Input data.

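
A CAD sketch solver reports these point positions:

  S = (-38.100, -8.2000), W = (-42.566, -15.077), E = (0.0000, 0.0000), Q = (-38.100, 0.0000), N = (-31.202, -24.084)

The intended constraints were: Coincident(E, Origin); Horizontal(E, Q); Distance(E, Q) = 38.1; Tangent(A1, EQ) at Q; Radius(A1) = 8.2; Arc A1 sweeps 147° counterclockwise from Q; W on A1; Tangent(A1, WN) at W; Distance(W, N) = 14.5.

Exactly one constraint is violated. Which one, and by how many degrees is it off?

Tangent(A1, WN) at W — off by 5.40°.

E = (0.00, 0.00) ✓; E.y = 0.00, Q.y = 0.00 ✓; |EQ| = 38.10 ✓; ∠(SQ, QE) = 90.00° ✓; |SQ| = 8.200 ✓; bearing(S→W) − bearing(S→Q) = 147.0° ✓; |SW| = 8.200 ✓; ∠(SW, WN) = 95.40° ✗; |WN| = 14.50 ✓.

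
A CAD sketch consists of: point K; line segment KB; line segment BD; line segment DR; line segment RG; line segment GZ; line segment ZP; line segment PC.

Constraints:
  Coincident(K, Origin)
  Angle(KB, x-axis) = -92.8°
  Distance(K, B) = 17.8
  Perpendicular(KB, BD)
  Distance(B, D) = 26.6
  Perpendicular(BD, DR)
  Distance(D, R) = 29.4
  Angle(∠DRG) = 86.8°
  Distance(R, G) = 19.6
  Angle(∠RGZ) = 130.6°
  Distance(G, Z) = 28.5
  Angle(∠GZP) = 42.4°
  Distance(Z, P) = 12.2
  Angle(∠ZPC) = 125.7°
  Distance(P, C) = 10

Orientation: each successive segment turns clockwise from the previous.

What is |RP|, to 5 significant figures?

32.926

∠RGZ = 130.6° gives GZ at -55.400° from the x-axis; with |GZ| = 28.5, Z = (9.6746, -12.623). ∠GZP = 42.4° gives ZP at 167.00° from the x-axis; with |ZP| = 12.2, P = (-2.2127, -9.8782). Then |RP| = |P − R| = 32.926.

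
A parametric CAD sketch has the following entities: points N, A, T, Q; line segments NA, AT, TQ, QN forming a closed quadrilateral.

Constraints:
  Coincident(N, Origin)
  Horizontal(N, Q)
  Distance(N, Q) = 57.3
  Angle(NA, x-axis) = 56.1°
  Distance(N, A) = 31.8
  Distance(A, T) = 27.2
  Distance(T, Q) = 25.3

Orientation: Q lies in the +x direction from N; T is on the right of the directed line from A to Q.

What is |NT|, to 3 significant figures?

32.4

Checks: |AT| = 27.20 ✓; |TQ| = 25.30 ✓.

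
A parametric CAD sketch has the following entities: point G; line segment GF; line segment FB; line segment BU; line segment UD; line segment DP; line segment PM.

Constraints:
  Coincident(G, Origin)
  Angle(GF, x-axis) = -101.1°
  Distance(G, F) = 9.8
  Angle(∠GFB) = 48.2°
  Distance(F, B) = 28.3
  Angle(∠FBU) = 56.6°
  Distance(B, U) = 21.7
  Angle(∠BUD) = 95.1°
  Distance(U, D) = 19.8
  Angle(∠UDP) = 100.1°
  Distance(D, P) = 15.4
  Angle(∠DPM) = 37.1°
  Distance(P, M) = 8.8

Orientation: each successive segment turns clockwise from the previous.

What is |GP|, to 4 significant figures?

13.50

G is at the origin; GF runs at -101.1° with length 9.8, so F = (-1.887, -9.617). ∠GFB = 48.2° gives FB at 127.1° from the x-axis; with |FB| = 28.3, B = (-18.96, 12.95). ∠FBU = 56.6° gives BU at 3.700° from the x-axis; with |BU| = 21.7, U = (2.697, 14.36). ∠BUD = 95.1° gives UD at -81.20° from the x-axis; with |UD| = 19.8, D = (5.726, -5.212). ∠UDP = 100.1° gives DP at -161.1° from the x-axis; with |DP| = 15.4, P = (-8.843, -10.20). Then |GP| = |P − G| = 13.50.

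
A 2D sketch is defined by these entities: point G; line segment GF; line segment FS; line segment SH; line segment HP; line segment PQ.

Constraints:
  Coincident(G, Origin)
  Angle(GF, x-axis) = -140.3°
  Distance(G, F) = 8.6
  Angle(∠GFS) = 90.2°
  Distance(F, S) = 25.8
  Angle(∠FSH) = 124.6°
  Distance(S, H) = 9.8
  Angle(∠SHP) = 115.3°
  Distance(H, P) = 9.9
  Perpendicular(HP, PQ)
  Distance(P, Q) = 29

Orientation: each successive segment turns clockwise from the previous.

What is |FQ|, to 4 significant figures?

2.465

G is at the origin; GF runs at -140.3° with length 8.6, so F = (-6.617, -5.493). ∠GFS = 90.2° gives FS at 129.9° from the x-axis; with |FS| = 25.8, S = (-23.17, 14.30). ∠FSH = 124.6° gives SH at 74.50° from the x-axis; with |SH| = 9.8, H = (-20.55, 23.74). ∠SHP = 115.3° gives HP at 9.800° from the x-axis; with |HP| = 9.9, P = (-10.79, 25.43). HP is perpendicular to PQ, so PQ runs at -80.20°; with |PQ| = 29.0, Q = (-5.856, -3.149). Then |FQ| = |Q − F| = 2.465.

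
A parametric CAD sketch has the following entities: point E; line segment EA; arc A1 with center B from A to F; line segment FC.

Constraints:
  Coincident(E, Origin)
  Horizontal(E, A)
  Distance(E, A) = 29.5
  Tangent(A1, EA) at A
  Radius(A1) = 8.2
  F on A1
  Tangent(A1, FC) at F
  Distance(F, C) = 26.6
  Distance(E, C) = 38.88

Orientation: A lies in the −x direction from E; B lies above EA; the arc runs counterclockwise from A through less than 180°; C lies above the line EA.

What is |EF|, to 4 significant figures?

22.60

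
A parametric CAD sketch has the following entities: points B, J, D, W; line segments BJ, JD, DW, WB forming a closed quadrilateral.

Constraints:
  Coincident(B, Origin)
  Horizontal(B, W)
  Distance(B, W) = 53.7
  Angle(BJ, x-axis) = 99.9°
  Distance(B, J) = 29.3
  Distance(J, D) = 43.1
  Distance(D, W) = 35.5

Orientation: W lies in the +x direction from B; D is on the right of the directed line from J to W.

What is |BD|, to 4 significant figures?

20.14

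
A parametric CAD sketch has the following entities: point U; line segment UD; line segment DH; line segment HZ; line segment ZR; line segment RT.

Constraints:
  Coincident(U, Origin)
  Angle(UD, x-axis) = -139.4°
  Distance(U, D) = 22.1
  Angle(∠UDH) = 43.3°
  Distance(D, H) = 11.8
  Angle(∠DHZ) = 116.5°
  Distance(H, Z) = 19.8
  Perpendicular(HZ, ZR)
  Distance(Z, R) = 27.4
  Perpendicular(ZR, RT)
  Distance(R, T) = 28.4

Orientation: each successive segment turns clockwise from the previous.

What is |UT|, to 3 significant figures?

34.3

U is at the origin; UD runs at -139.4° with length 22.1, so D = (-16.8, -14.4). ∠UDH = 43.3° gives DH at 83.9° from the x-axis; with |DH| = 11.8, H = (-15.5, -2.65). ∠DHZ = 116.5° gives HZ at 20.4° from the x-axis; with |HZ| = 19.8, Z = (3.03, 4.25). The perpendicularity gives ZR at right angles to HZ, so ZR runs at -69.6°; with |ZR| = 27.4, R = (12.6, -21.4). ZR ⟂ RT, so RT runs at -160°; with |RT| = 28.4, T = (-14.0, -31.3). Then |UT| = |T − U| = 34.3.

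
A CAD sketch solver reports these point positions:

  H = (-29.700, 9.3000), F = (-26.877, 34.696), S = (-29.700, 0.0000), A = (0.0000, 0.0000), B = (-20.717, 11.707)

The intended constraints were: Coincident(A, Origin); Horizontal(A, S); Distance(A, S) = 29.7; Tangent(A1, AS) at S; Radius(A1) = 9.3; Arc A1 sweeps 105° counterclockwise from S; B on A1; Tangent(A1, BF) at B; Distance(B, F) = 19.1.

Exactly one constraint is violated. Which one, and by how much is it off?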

What to do. Look above for the line with "Angle(∠DPM) = 37.1°"; retype exactly that line, every line after it up to the line with "Distance(E, C) = 38.88", and that line too, nothing else.

Response box.
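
  Angle(∠DPM) = 37.1°
  Distance(P, M) = 8.8

Orientation: each successive segment turns clockwise from the previous.

What is |GP|, to 4 significant figures?

13.50

G is at the origin; GF runs at -101.1° with length 9.8, so F = (-1.887, -9.617). ∠GFB = 48.2° gives FB at 127.1° from the x-axis; with |FB| = 28.3, B = (-18.96, 12.95). ∠FBU = 56.6° gives BU at 3.700° from the x-axis; with |BU| = 21.7, U = (2.697, 14.36). ∠BUD = 95.1° gives UD at -81.20° from the x-axis; with |UD| = 19.8, D = (5.726, -5.212). ∠UDP = 100.1° gives DP at -161.1° from the x-axis; with |DP| = 15.4, P = (-8.843, -10.20). Then |GP| = |P − G| = 13.50.

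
A 2D sketch is defined by these entities: point G; line segment GF; line segment FS; line segment SH; line segment HP; line segment PQ.

Constraints:
  Coincident(G, Origin)
  Angle(GF, x-axis) = -140.3°
  Distance(G, F) = 8.6
  Angle(∠GFS) = 90.2°
  Distance(F, S) = 25.8
  Angle(∠FSH) = 124.6°
  Distance(S, H) = 9.8
  Angle(∠SHP) = 115.3°
  Distance(H, P) = 9.9
  Perpendicular(HP, PQ)
  Distance(P, Q) = 29

Orientation: each successive segment turns clockwise from the previous.

What is |FQ|, to 4 significant figures?

2.465

G is at the origin; GF runs at -140.3° with length 8.6, so F = (-6.617, -5.493). ∠GFS = 90.2° gives FS at 129.9° from the x-axis; with |FS| = 25.8, S = (-23.17, 14.30). ∠FSH = 124.6° gives SH at 74.50° from the x-axis; with |SH| = 9.8, H = (-20.55, 23.74). ∠SHP = 115.3° gives HP at 9.800° from the x-axis; with |HP| = 9.9, P = (-10.79, 25.43). HP is perpendicular to PQ, so PQ runs at -80.20°; with |PQ| = 29.0, Q = (-5.856, -3.149). Then |FQ| = |Q − F| = 2.465.

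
A parametric CAD sketch has the following entities: point E; line segment EA; arc A1 with center B from A to F; line segment FC.

Constraints:
  Coincident(E, Origin)
  Horizontal(E, A)
  Distance(E, A) = 29.5
  Tangent(A1, EA) at A
  Radius(A1) = 8.2
  F on A1
  Tangent(A1, FC) at F
  Distance(F, C) = 26.6
  Distance(E, C) = 38.88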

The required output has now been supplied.